- Opening Delimiter -

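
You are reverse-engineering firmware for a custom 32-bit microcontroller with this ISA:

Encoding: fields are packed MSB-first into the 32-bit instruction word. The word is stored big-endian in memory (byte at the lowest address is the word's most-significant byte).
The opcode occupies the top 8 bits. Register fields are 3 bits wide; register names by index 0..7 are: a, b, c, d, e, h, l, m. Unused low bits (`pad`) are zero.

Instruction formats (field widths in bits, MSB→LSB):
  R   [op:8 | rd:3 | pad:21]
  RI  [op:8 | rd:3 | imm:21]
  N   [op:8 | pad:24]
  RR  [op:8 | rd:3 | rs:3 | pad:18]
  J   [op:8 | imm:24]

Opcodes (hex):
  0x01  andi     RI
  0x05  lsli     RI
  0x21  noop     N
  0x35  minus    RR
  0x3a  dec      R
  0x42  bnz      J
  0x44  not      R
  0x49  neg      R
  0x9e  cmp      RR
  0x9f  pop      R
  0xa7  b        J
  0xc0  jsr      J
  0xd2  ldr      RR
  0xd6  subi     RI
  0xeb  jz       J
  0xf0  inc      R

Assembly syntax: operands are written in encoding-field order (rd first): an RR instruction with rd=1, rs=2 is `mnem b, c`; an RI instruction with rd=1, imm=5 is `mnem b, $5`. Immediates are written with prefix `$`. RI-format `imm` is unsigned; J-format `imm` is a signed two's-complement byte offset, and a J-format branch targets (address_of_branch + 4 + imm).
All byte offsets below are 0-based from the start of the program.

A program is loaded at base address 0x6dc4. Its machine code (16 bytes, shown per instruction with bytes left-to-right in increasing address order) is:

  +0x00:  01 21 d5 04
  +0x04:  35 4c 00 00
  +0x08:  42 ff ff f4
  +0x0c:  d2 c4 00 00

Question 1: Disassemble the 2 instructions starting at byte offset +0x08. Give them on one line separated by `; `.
bnz $-12; ldr l, b

off 0x08: read 42 ff ff f4 as big → 0x42fffff4
  op=0x42fffff4>>24=0x42 ⇒ bnz (J)
  imm: (w>>0)&0xffffff=0xfffff4 (s24→-12) → $-12
off 0x0c: read d2 c4 00 00 as big → 0xd2c40000
  op=0xd2c40000>>24=0xd2 ⇒ ldr (RR)
  rd: (w>>21)&0x7=0x6 → l
  rs: (w>>18)&0x7=0x1 → b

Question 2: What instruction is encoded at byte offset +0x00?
andi b, $120068

+0x00: 01 21 d5 04 ⇒ word 0x0121d504 (big)
  opcode bits[31:24]=0x1: andi/RI
  rd@[23:21]=0x1 ⇒ b
  imm@[20:0]=0x1d504 ⇒ $120068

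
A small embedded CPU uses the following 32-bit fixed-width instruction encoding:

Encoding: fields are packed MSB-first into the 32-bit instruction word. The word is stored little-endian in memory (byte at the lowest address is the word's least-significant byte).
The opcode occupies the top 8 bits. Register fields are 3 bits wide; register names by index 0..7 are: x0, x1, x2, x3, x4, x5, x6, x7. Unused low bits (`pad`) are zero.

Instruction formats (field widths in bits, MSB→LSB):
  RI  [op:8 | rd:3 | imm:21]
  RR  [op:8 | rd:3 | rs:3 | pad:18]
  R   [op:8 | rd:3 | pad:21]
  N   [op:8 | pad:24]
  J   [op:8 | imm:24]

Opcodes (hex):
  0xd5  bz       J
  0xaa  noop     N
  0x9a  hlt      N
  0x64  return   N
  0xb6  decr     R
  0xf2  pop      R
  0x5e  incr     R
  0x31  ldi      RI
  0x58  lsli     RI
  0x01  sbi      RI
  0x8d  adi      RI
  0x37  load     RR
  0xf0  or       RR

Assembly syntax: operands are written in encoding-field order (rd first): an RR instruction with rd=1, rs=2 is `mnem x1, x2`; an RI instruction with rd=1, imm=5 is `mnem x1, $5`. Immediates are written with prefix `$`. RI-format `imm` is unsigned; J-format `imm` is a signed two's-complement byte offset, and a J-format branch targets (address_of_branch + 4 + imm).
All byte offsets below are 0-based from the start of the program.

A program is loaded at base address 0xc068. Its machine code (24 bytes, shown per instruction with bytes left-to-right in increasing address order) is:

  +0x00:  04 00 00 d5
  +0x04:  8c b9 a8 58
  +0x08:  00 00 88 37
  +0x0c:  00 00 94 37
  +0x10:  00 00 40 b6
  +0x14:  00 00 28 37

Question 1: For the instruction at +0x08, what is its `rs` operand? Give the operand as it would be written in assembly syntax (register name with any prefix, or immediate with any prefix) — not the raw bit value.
x2

[08] 00 00 88 37 → 0x37880000
  op=0x37880000>>24=0x37 ⇒ load (RR)
  rd@[23:21]=0x4 ⇒ x4
  rs@[20:18]=0x2 ⇒ x2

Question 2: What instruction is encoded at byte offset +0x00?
bz $4

+0x00: 04 00 00 d5 ⇒ word 0xd5000004 (little)
  top 8b → 0xd5 → bz [J]
  imm@[23:0]=0x4 ⇒ $4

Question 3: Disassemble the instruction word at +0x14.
@+14  little-endian(00 00 28 37) = 0x37280000
  top 8b → 0x37 → load [RR]
  [23:21] rd=1 = x1
  [20:18] rs=2 = x2

load x1, x2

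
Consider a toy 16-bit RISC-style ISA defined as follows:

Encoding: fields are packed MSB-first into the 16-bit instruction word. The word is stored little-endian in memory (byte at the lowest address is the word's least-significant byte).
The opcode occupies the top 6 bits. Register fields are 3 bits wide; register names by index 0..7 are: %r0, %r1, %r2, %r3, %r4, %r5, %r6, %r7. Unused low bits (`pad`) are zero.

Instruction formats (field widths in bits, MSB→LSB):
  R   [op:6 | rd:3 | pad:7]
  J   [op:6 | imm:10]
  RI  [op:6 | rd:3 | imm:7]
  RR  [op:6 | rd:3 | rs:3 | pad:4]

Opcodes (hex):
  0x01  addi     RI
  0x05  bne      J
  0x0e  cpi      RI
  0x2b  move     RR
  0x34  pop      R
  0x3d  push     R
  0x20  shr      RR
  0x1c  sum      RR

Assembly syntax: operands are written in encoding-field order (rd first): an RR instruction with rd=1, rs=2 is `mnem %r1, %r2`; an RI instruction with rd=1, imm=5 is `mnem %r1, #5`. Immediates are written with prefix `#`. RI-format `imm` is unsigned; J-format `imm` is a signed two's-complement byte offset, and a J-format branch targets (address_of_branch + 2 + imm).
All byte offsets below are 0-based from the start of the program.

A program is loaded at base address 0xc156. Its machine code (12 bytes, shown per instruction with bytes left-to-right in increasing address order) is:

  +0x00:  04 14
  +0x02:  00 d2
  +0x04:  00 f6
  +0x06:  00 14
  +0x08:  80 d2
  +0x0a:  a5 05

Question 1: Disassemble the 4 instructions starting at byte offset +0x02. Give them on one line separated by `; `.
pop %r4; push %r4; bne #0; pop %r5

+0x02: 00 d2 ⇒ word 0xd200 (little)
  opcode bits[15:10]=0x34: pop/R
  rd: (w>>7)&0x7=0x4 → %r4
+0x04: 00 f6 ⇒ word 0xf600 (little)
  opcode bits[15:10]=0x3d: push/R
  rd: (w>>7)&0x7=0x4 → %r4
+0x06: 00 14 ⇒ word 0x1400 (little)
  opcode bits[15:10]=0x5: bne/J
  imm: (w>>0)&0x3ff=0x0 → #0
+0x08: 80 d2 ⇒ word 0xd280 (little)
  opcode bits[15:10]=0x34: pop/R
  rd: (w>>7)&0x7=0x5 → %r5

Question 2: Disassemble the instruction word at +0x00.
off 0x00: read 04 14 as little → 0x1404
  opcode bits[15:10]=0x5: bne/J
  imm@[9:0]=0x4 ⇒ #4

bne #4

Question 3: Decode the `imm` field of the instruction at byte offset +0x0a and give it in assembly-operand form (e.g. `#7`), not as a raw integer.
off 0x0a: read a5 05 as little → 0x05a5
  op=0x05a5>>10=0x1 ⇒ addi (RI)
  rd@[9:7]=0x3 ⇒ %r3
  imm@[6:0]=0x25 ⇒ #37

#37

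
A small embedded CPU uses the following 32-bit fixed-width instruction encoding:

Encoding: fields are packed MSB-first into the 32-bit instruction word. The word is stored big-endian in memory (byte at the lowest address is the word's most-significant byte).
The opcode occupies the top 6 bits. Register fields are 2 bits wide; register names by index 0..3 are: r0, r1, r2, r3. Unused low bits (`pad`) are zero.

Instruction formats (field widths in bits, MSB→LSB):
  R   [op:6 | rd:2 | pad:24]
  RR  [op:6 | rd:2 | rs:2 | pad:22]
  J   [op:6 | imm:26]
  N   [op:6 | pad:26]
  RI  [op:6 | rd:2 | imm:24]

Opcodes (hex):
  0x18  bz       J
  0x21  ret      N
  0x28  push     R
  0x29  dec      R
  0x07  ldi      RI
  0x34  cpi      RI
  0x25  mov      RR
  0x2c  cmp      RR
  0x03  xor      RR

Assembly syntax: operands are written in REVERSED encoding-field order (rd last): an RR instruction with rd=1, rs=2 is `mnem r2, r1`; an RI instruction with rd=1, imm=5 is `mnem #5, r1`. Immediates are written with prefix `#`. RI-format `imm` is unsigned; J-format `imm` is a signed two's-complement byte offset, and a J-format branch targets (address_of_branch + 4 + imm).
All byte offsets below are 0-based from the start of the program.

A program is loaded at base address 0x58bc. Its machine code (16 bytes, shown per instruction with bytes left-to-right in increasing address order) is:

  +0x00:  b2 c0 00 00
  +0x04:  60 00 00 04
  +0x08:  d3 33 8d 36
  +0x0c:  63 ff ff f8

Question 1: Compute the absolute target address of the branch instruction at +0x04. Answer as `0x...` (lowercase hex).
[04] 60 00 00 04 → 0x60000004
  top 6b → 0x18 → bz [J]
  imm@[25:0]=0x4 ⇒ #4
  target = base 0x58bc + off 0x04 + 4 + imm 4 = 0x58c8

0x58c8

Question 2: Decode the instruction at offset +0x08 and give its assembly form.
cpi #3378486, r3

+0x08: d3 33 8d 36 ⇒ word 0xd3338d36 (big)
  opcode bits[31:26]=0x34: cpi/RI
  [25:24] rd=3 = r3
  [23:0] imm=3378486 = #3378486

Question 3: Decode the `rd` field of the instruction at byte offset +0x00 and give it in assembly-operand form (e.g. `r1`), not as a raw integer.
@+00  big-endian(b2 c0 00 00) = 0xb2c00000
  top 6b → 0x2c → cmp [RR]
  rd@[25:24]=0x2 ⇒ r2
  rs@[23:22]=0x3 ⇒ r3

r2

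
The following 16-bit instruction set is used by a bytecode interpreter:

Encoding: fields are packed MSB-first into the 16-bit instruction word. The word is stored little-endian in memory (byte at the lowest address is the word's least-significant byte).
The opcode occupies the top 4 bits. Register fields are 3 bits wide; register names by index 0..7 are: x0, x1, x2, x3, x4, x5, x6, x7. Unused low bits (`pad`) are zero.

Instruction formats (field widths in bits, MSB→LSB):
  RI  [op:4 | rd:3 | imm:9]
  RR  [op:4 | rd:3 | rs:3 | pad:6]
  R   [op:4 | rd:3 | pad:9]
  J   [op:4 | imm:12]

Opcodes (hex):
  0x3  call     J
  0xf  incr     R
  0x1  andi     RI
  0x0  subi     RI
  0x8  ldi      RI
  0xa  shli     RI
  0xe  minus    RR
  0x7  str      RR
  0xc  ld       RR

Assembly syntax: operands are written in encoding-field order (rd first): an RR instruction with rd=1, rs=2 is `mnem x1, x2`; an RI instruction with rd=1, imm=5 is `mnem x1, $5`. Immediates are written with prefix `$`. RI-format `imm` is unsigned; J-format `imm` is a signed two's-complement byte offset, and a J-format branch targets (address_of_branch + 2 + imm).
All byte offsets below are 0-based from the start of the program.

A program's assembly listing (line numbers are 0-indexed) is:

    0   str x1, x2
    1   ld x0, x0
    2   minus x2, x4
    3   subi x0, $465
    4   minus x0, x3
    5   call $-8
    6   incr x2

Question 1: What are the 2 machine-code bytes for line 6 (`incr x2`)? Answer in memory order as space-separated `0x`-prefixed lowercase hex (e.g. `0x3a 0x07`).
6. incr fields op=0xf:4|rd=2:3|pad=0:9 → word f400h → 00 f4

0x00 0xf4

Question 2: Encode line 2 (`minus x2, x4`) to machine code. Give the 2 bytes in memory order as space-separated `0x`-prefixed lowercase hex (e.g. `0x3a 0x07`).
0x00 0xe5

2. minus fields op=0xe:4|rd=2:3|rs=4:3|pad=0:6 → word e500h → 00 e5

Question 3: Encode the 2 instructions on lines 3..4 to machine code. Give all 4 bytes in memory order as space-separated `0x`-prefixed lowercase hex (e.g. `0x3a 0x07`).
3. subi fields op=0x0:4|rd=0:3|imm=465:9 → word 01d1h → d1 01
4. minus fields op=0xe:4|rd=0:3|rs=3:3|pad=0:6 → word e0c0h → c0 e0

0xd1 0x01 0xc0 0xe0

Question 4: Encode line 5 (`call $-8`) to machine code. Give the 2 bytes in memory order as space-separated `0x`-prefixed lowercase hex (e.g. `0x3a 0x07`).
L5: call op=0x3:4|imm=-8:12 ⇒ 0x3ff8 ⇒ little f8 3f

0xf8 0x3f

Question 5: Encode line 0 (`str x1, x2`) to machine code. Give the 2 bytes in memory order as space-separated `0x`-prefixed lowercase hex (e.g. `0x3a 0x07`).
line 0 (str): pack op=0x7:4|rd=1:3|rs=2:3|pad=0:6 = 0x7280; little→ 80 72

0x80 0x72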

- Closing Delimiter -

#### Your assignment:
Please give the number of lines in the listing above that contain the string "right", without anything else.

#### Result:
4